Set down the material exactly. Keep every line.
START Exercise materials
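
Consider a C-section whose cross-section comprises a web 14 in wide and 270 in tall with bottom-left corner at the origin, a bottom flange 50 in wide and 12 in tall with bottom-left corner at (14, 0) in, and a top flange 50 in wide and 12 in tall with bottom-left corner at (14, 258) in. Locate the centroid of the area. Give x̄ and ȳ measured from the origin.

web: A = 14 × 270 = 3780.00, centroid at (7.00, 135.00).
bottom flange: A = 50 × 12 = 600.00, centroid at (39.00, 6.00).
top flange: A = 50 × 12 = 600.00, centroid at (39.00, 264.00).
ΣA = 4980.00 in²
ΣAx̄ = (3780.00)(7.00) + (600.00)(39.00) + (600.00)(39.00) = 73260.00 in³
ΣAȳ = (3780.00)(135.00) + (600.00)(6.00) + (600.00)(264.00) = 672300.00 in³
x̄ = 73260.00 / 4980.00 = 14.71 in
ȳ = 672300.00 / 4980.00 = 135.00 in

x̄ = 14.71 in, ȳ = 135.00 in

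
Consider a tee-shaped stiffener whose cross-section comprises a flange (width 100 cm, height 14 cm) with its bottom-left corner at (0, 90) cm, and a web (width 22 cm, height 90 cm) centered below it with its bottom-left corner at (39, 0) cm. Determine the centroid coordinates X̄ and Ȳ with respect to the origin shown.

X̄ = 50.00 cm, Ȳ = 66.54 cm

Part | A | x̄ᵢ | ȳᵢ | A·x̄ᵢ | A·ȳᵢ
web | 1980.00 | 50.00 | 45.00 | 99000.00 | 89100.00
flange | 1400.00 | 50.00 | 97.00 | 70000.00 | 135800.00
Σ | 3380.00 |  |  | 169000.00 | 224900.00
X̄ = 169000.00 / 3380.00 = 50.00 cm
Ȳ = 224900.00 / 3380.00 = 66.54 cm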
END Exercise materials
* Answer to the exercise
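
Consider a C-section whose cross-section comprises a web 14 in wide and 270 in tall with bottom-left corner at the origin, a bottom flange 50 in wide and 12 in tall with bottom-left corner at (14, 0) in, and a top flange 50 in wide and 12 in tall with bottom-left corner at (14, 258) in. Locate the centroid of the area. Give x̄ and ȳ measured from the origin.

web: A = 14 × 270 = 3780.00, centroid at (7.00, 135.00).
bottom flange: A = 50 × 12 = 600.00, centroid at (39.00, 6.00).
top flange: A = 50 × 12 = 600.00, centroid at (39.00, 264.00).
ΣA = 4980.00 in²
ΣAx̄ = (3780.00)(7.00) + (600.00)(39.00) + (600.00)(39.00) = 73260.00 in³
ΣAȳ = (3780.00)(135.00) + (600.00)(6.00) + (600.00)(264.00) = 672300.00 in³
x̄ = 73260.00 / 4980.00 = 14.71 in
ȳ = 672300.00 / 4980.00 = 135.00 in

x̄ = 14.71 in, ȳ = 135.00 in

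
Consider a tee-shaped stiffener whose cross-section comprises a flange (width 100 cm, height 14 cm) with its bottom-left corner at (0, 90) cm, and a web (width 22 cm, height 90 cm) centered below it with its bottom-left corner at (39, 0) cm. Determine the centroid coordinates X̄ and Ȳ with respect to the origin shown.

X̄ = 50.00 cm, Ȳ = 66.54 cm

Part | A | x̄ᵢ | ȳᵢ | A·x̄ᵢ | A·ȳᵢ
web | 1980.00 | 50.00 | 45.00 | 99000.00 | 89100.00
flange | 1400.00 | 50.00 | 97.00 | 70000.00 | 135800.00
Σ | 3380.00 |  |  | 169000.00 | 224900.00
X̄ = 169000.00 / 3380.00 = 50.00 cm
Ȳ = 224900.00 / 3380.00 = 66.54 cm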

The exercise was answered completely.